Material for this task =>
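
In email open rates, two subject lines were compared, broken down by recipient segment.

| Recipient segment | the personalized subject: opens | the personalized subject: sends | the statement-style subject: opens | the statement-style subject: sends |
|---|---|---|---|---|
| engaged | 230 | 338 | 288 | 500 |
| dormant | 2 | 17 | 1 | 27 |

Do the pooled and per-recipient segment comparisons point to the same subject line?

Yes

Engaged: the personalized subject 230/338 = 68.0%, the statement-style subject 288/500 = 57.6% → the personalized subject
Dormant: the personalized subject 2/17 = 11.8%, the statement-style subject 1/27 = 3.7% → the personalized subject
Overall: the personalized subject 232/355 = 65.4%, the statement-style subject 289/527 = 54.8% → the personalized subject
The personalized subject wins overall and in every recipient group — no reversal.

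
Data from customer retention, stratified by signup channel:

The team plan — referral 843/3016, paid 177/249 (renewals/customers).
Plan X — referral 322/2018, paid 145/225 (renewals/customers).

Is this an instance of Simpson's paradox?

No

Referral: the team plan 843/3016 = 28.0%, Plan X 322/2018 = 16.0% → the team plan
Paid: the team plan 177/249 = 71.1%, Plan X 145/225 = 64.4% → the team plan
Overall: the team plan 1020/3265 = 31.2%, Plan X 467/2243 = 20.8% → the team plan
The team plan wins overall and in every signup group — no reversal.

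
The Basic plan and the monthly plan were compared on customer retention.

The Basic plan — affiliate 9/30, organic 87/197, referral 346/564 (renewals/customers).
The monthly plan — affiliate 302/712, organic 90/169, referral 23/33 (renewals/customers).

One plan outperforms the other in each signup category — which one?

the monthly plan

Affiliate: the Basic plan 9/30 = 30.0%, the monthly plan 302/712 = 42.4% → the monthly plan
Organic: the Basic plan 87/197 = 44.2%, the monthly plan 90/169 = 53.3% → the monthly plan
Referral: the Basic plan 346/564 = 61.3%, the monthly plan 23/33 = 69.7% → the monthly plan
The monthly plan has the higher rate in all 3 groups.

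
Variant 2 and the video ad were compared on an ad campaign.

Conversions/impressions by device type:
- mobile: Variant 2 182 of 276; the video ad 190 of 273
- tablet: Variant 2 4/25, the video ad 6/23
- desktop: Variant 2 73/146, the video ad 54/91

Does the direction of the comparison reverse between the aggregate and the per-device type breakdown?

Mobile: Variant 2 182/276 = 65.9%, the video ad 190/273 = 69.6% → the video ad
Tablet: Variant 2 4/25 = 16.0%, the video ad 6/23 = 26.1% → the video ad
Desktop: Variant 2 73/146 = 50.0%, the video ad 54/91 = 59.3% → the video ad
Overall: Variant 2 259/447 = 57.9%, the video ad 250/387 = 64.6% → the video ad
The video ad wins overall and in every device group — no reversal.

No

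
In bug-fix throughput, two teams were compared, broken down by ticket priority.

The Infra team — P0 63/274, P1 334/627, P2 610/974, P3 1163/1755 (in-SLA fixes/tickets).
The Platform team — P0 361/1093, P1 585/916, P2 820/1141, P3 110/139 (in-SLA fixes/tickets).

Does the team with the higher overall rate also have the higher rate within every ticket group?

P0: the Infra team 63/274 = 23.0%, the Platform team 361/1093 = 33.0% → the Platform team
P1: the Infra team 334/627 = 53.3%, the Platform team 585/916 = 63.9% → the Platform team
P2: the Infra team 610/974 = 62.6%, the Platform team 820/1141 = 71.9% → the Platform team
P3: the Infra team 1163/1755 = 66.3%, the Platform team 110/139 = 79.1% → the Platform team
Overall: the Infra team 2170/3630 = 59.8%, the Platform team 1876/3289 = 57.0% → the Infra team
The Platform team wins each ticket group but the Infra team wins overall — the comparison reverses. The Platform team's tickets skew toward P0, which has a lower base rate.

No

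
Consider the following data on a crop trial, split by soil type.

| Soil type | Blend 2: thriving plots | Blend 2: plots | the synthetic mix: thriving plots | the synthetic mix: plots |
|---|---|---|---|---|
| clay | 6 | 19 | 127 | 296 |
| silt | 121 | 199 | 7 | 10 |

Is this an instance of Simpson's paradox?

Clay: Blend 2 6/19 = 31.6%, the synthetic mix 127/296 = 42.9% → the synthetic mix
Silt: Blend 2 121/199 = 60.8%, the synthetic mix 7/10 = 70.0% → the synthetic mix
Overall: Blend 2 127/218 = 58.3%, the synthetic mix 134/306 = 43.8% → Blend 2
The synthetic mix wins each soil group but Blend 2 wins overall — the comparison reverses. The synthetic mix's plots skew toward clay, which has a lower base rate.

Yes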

* * *

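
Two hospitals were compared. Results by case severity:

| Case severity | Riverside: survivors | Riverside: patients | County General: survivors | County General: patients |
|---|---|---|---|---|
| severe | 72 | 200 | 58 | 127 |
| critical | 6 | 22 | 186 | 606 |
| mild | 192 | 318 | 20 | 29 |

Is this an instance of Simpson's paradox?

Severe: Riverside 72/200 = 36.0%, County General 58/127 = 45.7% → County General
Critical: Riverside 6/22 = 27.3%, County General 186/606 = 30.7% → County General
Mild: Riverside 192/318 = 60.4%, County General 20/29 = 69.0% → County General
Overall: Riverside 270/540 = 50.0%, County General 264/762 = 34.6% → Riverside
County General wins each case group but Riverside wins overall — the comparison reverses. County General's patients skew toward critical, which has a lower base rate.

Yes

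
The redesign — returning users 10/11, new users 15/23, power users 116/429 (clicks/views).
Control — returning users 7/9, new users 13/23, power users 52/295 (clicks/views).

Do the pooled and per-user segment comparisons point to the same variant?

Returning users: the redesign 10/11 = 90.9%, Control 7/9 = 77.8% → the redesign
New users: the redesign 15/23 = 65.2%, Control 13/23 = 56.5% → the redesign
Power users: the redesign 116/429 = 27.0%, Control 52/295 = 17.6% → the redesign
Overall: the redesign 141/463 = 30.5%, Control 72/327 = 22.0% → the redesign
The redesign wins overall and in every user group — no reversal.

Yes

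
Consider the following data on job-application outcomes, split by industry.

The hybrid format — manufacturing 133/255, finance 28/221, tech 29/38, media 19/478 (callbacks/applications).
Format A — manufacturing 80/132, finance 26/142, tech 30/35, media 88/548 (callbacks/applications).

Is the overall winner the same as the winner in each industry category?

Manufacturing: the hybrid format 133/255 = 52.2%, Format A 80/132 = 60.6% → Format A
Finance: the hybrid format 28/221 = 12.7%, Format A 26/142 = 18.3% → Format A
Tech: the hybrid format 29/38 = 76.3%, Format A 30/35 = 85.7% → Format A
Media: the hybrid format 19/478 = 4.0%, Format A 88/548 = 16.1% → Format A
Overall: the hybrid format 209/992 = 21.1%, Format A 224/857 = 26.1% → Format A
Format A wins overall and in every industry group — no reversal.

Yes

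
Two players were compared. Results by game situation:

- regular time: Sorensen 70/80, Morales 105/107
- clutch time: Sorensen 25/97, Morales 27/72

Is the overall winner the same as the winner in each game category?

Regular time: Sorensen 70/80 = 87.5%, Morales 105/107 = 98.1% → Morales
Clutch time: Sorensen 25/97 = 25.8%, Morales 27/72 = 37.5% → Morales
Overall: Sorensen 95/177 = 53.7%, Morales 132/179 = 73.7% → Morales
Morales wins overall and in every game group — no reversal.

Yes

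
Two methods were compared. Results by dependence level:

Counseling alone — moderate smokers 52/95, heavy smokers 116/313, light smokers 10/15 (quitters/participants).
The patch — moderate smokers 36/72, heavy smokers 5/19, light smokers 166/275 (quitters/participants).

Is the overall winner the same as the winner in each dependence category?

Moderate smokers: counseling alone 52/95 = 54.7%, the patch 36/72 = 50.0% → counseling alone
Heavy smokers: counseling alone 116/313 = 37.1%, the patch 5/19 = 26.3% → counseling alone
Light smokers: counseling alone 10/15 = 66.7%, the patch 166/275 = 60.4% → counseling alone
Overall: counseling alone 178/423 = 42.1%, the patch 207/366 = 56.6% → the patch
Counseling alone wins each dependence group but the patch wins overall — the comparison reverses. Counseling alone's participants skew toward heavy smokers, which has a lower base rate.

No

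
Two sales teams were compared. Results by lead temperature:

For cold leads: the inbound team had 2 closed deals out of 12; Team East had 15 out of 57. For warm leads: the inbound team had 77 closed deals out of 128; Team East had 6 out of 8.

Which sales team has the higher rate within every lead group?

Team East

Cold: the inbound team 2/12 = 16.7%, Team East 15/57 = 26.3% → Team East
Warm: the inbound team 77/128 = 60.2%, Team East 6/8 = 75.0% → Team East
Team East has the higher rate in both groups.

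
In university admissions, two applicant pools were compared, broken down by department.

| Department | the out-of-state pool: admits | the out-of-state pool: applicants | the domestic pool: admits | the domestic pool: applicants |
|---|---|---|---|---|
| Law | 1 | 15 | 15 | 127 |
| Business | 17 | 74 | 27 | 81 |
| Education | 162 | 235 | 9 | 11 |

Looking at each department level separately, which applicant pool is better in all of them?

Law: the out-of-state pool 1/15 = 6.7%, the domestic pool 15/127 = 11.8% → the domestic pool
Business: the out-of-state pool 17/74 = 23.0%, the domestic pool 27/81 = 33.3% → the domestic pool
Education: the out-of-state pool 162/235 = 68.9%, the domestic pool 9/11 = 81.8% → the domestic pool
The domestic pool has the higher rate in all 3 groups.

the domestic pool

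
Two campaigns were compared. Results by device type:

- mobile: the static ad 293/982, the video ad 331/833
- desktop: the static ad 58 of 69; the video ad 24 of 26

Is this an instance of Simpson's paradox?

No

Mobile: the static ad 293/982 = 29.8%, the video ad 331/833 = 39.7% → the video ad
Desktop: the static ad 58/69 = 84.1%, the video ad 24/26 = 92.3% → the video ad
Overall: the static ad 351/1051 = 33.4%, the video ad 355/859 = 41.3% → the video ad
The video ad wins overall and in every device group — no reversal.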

Instructions to follow => Look above for the line holding "General: patients |" and the line holding "Format A — manufacturing", then output exactly those two lines and every line between them, nothing more.

Solution to this problem =>
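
| Case severity | Riverside: survivors | Riverside: patients | County General: survivors | County General: patients |
|---|---|---|---|---|
| severe | 72 | 200 | 58 | 127 |
| critical | 6 | 22 | 186 | 606 |
| mild | 192 | 318 | 20 | 29 |

Is this an instance of Simpson's paradox?

Severe: Riverside 72/200 = 36.0%, County General 58/127 = 45.7% → County General
Critical: Riverside 6/22 = 27.3%, County General 186/606 = 30.7% → County General
Mild: Riverside 192/318 = 60.4%, County General 20/29 = 69.0% → County General
Overall: Riverside 270/540 = 50.0%, County General 264/762 = 34.6% → Riverside
County General wins each case group but Riverside wins overall — the comparison reverses. County General's patients skew toward critical, which has a lower base rate.

Yes

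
The redesign — returning users 10/11, new users 15/23, power users 116/429 (clicks/views).
Control — returning users 7/9, new users 13/23, power users 52/295 (clicks/views).

Do the pooled and per-user segment comparisons point to the same variant?

Returning users: the redesign 10/11 = 90.9%, Control 7/9 = 77.8% → the redesign
New users: the redesign 15/23 = 65.2%, Control 13/23 = 56.5% → the redesign
Power users: the redesign 116/429 = 27.0%, Control 52/295 = 17.6% → the redesign
Overall: the redesign 141/463 = 30.5%, Control 72/327 = 22.0% → the redesign
The redesign wins overall and in every user group — no reversal.

Yes

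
Consider the following data on job-application outcomes, split by industry.

The hybrid format — manufacturing 133/255, finance 28/221, tech 29/38, media 19/478 (callbacks/applications).
Format A — manufacturing 80/132, finance 26/142, tech 30/35, media 88/548 (callbacks/applications).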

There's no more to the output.